WHAT IS EXPECTED: Return each line of the listing that follows in which the string "sonorant" can be found.
_ _ _ _
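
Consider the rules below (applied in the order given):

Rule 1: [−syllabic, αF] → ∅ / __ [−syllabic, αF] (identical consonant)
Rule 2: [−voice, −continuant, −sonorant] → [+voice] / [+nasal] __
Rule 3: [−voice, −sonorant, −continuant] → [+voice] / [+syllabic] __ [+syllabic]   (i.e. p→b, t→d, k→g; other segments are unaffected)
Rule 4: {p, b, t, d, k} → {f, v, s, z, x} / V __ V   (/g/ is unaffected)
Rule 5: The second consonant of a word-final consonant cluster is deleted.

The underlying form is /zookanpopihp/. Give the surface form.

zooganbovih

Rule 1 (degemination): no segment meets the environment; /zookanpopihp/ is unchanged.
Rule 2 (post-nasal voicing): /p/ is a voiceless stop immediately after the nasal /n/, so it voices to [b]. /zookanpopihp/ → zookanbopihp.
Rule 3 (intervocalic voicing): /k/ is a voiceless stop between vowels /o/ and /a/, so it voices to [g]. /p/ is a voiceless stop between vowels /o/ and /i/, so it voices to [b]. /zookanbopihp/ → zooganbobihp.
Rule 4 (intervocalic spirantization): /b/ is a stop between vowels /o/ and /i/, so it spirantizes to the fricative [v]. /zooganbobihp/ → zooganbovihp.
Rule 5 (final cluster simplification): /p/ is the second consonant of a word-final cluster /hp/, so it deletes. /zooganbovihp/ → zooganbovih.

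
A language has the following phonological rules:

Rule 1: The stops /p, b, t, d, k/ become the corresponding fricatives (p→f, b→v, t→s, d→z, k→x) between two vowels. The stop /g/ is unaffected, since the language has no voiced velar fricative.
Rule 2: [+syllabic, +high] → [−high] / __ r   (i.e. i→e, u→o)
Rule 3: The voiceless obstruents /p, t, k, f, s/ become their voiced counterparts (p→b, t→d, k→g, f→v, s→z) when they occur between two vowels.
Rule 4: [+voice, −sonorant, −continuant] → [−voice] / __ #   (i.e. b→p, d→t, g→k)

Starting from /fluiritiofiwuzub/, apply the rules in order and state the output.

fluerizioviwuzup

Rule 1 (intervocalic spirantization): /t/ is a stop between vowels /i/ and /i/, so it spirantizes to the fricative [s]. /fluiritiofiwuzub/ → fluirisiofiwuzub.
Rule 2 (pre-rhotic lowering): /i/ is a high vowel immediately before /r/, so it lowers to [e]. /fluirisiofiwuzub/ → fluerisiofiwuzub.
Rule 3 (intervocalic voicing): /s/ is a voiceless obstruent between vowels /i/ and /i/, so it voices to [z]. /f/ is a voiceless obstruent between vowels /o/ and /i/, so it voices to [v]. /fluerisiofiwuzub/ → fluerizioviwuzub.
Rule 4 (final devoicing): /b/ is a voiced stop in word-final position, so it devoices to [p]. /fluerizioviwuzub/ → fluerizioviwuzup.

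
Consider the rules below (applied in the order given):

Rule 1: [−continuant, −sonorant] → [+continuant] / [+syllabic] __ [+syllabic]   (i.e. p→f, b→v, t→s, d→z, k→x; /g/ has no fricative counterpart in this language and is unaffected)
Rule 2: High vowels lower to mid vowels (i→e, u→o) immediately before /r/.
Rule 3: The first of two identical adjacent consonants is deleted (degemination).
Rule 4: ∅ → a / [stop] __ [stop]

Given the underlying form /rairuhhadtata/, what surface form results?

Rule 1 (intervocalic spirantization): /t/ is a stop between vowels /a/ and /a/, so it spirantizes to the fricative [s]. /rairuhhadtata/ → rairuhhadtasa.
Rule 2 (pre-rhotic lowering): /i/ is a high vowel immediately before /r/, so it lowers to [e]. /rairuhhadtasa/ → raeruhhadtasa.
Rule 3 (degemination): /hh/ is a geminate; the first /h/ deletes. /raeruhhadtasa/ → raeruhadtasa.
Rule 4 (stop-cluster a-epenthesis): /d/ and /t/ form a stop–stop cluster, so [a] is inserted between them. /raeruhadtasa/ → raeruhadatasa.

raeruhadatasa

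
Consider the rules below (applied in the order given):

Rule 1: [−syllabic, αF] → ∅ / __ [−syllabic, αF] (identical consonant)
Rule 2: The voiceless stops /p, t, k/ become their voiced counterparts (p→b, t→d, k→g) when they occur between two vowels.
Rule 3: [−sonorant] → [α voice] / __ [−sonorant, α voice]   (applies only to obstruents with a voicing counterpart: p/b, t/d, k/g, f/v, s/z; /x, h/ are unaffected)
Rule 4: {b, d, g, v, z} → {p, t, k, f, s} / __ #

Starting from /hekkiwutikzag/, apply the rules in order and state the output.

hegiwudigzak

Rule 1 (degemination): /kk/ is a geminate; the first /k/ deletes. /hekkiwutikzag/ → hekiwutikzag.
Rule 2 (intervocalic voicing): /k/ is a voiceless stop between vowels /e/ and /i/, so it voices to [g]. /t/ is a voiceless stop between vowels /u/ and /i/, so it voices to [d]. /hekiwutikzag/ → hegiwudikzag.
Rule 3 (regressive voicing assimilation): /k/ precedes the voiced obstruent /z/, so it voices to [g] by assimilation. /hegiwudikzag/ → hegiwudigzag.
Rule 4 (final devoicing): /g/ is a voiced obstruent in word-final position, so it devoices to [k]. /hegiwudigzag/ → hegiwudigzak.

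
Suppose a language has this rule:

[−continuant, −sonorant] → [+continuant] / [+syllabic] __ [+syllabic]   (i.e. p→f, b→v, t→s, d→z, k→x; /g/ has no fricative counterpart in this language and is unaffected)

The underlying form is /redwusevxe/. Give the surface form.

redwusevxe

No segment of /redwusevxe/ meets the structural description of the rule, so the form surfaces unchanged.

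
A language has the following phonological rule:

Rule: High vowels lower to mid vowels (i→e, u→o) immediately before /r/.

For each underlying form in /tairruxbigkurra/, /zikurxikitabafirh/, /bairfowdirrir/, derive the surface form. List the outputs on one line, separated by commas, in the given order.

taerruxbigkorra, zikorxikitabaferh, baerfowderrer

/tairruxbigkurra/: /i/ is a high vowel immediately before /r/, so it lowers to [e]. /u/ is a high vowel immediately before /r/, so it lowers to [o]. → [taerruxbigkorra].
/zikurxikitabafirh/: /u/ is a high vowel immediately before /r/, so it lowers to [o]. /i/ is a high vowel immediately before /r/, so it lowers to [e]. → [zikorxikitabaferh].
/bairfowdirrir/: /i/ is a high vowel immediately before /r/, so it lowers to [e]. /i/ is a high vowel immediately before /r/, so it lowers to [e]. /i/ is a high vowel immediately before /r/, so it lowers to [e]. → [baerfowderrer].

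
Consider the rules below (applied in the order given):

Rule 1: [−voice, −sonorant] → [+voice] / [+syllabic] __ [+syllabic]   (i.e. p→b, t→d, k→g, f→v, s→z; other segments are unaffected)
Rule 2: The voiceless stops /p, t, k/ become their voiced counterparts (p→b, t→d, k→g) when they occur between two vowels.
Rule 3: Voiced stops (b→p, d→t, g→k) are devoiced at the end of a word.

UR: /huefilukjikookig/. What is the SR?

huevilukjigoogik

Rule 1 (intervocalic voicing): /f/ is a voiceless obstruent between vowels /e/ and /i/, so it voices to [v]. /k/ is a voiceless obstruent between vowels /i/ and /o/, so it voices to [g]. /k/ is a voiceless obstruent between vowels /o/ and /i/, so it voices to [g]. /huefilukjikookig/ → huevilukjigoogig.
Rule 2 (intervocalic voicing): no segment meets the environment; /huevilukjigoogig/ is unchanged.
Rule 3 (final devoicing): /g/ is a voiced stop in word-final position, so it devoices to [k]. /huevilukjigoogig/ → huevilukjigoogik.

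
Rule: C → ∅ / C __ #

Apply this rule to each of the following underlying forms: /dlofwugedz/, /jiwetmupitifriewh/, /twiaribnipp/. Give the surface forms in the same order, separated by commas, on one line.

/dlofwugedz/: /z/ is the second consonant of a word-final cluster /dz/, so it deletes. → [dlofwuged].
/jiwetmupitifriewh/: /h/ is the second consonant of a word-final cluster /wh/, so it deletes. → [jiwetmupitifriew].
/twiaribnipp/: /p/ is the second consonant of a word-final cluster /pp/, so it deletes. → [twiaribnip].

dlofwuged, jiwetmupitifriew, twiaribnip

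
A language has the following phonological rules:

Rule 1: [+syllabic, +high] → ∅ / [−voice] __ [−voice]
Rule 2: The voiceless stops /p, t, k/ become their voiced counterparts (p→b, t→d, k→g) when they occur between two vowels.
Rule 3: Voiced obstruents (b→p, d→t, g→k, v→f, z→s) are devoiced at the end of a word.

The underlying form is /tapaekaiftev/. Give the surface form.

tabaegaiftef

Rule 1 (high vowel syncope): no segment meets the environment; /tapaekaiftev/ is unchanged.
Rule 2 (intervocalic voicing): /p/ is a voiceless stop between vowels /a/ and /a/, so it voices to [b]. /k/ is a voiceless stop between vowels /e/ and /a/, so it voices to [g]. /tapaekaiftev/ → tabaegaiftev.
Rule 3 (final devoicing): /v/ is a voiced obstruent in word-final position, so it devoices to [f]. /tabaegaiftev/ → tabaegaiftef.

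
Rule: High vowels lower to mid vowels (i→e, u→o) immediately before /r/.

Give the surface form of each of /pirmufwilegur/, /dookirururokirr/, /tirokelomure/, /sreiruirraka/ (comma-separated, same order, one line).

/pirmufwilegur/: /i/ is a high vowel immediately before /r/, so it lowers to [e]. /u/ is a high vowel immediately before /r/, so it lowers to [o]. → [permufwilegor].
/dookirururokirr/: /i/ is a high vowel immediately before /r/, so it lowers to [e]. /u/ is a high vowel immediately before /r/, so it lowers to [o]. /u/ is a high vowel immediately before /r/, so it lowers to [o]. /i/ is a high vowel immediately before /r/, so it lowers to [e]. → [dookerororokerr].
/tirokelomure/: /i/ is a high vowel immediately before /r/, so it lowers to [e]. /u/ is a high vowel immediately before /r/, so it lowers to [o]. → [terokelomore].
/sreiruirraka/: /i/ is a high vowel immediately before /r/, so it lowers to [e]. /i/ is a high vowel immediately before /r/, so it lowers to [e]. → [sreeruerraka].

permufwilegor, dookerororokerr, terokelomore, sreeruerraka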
_ _ _ _
ANSWER SPACE:
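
Rule 2: [−voice, −continuant, −sonorant] → [+voice] / [+nasal] __
Rule 3: [−voice, −sonorant, −continuant] → [+voice] / [+syllabic] __ [+syllabic]   (i.e. p→b, t→d, k→g; other segments are unaffected)
Rule 4: [+voice, −sonorant, −continuant] → [−voice] / __ #   (i.e. b→p, d→t, g→k)
Rule 1: [−continuant, −sonorant] → [+continuant] / [+syllabic] __ [+syllabic]   (i.e. p→f, b→v, t→s, d→z, k→x; /g/ has no fricative counterpart in this language and is unaffected)
Rule 3: [−sonorant] → [α voice] / __ [−sonorant, α voice]   (applies only to obstruents with a voicing counterpart: p/b, t/d, k/g, f/v, s/z; /x, h/ are unaffected)
[−continuant, −sonorant] → [+continuant] / [+syllabic] __ [+syllabic]   (i.e. p→f, b→v, t→s, d→z, k→x; /g/ has no fricative counterpart in this language and is unaffected)
Rule 1: [−voice, −sonorant] → [+voice] / [+syllabic] __ [+syllabic]   (i.e. p→b, t→d, k→g, f→v, s→z; other segments are unaffected)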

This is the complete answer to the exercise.